PROBLEM DESCRIPTION: Please output the full listing, character for character.
/---
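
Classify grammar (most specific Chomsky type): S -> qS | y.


Right-linear: every RHS is a terminal or a terminal followed by one nonterminal
Classification: Type 3 (Regular)


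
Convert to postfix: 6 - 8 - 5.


Left to right (same or higher precedence on left)
Postfix: 6 8 - 5 -


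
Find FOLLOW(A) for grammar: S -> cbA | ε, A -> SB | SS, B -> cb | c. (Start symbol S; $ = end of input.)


$ ∈ FOLLOW(S). For each A -> αBβ: add FIRST(β)\{ε} to FOLLOW(B); if β nullable, add FOLLOW(A).
FOLLOW(A) = {$, c}


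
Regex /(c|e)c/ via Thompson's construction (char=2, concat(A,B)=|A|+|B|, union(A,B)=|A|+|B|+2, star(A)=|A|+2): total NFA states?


Syntax tree has 3 char leaf(s), 1 union(s), 0 star(s)
chars contribute 3×2 = 6; each union adds +2; each star adds +2
Total: 6 + 2 + 0 = 8 states


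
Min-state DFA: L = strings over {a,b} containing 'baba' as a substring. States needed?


KMP-style automaton: 4 progress states + 1 absorbing accept = 5
Minimal DFA: 5 states


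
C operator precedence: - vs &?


'-' is additive (level 9); '&' is bitwise AND (level 5)
Higher level binds tighter
'-' has higher precedence than '&'


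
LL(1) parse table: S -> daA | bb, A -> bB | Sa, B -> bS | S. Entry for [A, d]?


For [A, d]: 'd' ∈ FIRST(Sa)
Entry: A -> Sa


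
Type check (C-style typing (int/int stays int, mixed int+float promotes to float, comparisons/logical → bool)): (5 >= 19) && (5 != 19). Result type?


Operand types: bool && bool
Rule: logical operators take bool operands and yield bool
Result type: bool


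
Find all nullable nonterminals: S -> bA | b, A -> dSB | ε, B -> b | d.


A nonterminal is nullable iff some alternative derives ε (directly, or every symbol in it is nullable)
Nullable: {A}


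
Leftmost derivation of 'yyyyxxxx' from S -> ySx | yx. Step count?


Derivation: S => ySx => yySxx => yyySxxx => yyyyxxxx
Steps: 4


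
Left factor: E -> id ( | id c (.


Common prefix: 'id'
Factored: E -> id E', E' -> ( | c (


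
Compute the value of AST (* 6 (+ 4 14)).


Evaluate inner: (+ 4 14) = 18
Evaluate root: (* 6 18) = 108
Result: 108


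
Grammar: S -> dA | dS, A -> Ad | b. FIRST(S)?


Per alternative of S: FIRST(dA) = {d}; FIRST(dS) = {d}
FIRST(S) = {d}


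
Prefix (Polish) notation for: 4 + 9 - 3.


left-to-right (same/higher precedence on left): tree is (- (+ 4 9) 3)
Prefix: - + 4 9 3


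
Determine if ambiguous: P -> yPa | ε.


balanced y^n…a^n: each string has a unique parse
Unambiguous


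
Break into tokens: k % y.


Scan left to right, longest-match per lexeme
Tokens: ID(k), OP(%), ID(y)


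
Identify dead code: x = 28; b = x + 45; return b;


x is read by b's definition; b is returned
No dead code


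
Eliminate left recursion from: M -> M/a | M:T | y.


Left-recursive alternatives: M/a, M:T; non-recursive: y
Introduce M': M -> yM', M' -> /aM' | :TM' | ε


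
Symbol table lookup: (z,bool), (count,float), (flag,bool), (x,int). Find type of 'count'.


Lookup 'count' → type float


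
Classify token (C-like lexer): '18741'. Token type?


Pattern: digits only
Type: INTEGER_LITERAL


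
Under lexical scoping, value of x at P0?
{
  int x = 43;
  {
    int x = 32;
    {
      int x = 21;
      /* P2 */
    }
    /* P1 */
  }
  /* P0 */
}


x declared in the same block as P0
x = 43


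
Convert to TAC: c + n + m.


Break into single-operator statements:
t1 = c + n
t2 = t1 + m


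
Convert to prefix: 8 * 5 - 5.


left-to-right (same/higher precedence on left): tree is (- (* 8 5) 5)
Prefix: - * 8 5 5


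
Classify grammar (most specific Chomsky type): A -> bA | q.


Right-linear: every RHS is a terminal or a terminal followed by one nonterminal
Classification: Type 3 (Regular)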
\---
RESPONSE AREA:
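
Classify grammar (most specific Chomsky type): S -> qS | y.


Right-linear: every RHS is a terminal or a terminal followed by one nonterminal
Classification: Type 3 (Regular)


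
Convert to postfix: 6 - 8 - 5.


Left to right (same or higher precedence on left)
Postfix: 6 8 - 5 -


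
Find FOLLOW(A) for grammar: S -> cbA | ε, A -> SB | SS, B -> cb | c. (Start symbol S; $ = end of input.)


$ ∈ FOLLOW(S). For each A -> αBβ: add FIRST(β)\{ε} to FOLLOW(B); if β nullable, add FOLLOW(A).
FOLLOW(A) = {$, c}


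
Regex /(c|e)c/ via Thompson's construction (char=2, concat(A,B)=|A|+|B|, union(A,B)=|A|+|B|+2, star(A)=|A|+2): total NFA states?


Syntax tree has 3 char leaf(s), 1 union(s), 0 star(s)
chars contribute 3×2 = 6; each union adds +2; each star adds +2
Total: 6 + 2 + 0 = 8 states


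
Min-state DFA: L = strings over {a,b} containing 'baba' as a substring. States needed?


KMP-style automaton: 4 progress states + 1 absorbing accept = 5
Minimal DFA: 5 states


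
C operator precedence: - vs &?


'-' is additive (level 9); '&' is bitwise AND (level 5)
Higher level binds tighter
'-' has higher precedence than '&'


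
LL(1) parse table: S -> daA | bb, A -> bB | Sa, B -> bS | S. Entry for [A, d]?


For [A, d]: 'd' ∈ FIRST(Sa)
Entry: A -> Sa


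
Type check (C-style typing (int/int stays int, mixed int+float promotes to float, comparisons/logical → bool)): (5 >= 19) && (5 != 19). Result type?


Operand types: bool && bool
Rule: logical operators take bool operands and yield bool
Result type: bool


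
Find all nullable nonterminals: S -> bA | b, A -> dSB | ε, B -> b | d.


A nonterminal is nullable iff some alternative derives ε (directly, or every symbol in it is nullable)
Nullable: {A}


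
Leftmost derivation of 'yyyyxxxx' from S -> ySx | yx. Step count?


Derivation: S => ySx => yySxx => yyySxxx => yyyyxxxx
Steps: 4


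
Left factor: E -> id ( | id c (.


Common prefix: 'id'
Factored: E -> id E', E' -> ( | c (


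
Compute the value of AST (* 6 (+ 4 14)).


Evaluate inner: (+ 4 14) = 18
Evaluate root: (* 6 18) = 108
Result: 108


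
Grammar: S -> dA | dS, A -> Ad | b. FIRST(S)?


Per alternative of S: FIRST(dA) = {d}; FIRST(dS) = {d}
FIRST(S) = {d}


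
Prefix (Polish) notation for: 4 + 9 - 3.


left-to-right (same/higher precedence on left): tree is (- (+ 4 9) 3)
Prefix: - + 4 9 3


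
Determine if ambiguous: P -> yPa | ε.


balanced y^n…a^n: each string has a unique parse
Unambiguous


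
Break into tokens: k % y.


Scan left to right, longest-match per lexeme
Tokens: ID(k), OP(%), ID(y)


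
Identify dead code: x = 28; b = x + 45; return b;


x is read by b's definition; b is returned
No dead code


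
Eliminate left recursion from: M -> M/a | M:T | y.


Left-recursive alternatives: M/a, M:T; non-recursive: y
Introduce M': M -> yM', M' -> /aM' | :TM' | ε


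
Symbol table lookup: (z,bool), (count,float), (flag,bool), (x,int). Find type of 'count'.


Lookup 'count' → type float


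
Classify token (C-like lexer): '18741'. Token type?


Pattern: digits only
Type: INTEGER_LITERAL


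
Under lexical scoping, value of x at P0?
{
  int x = 43;
  {
    int x = 32;
    {
      int x = 21;
      /* P2 */
    }
    /* P1 */
  }
  /* P0 */
}


x declared in the same block as P0
x = 43


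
Convert to TAC: c + n + m.


Break into single-operator statements:
t1 = c + n
t2 = t1 + m


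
Convert to prefix: 8 * 5 - 5.


left-to-right (same/higher precedence on left): tree is (- (* 8 5) 5)
Prefix: - * 8 5 5


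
Classify grammar (most specific Chomsky type): A -> bA | q.


Right-linear: every RHS is a terminal or a terminal followed by one nonterminal
Classification: Type 3 (Regular)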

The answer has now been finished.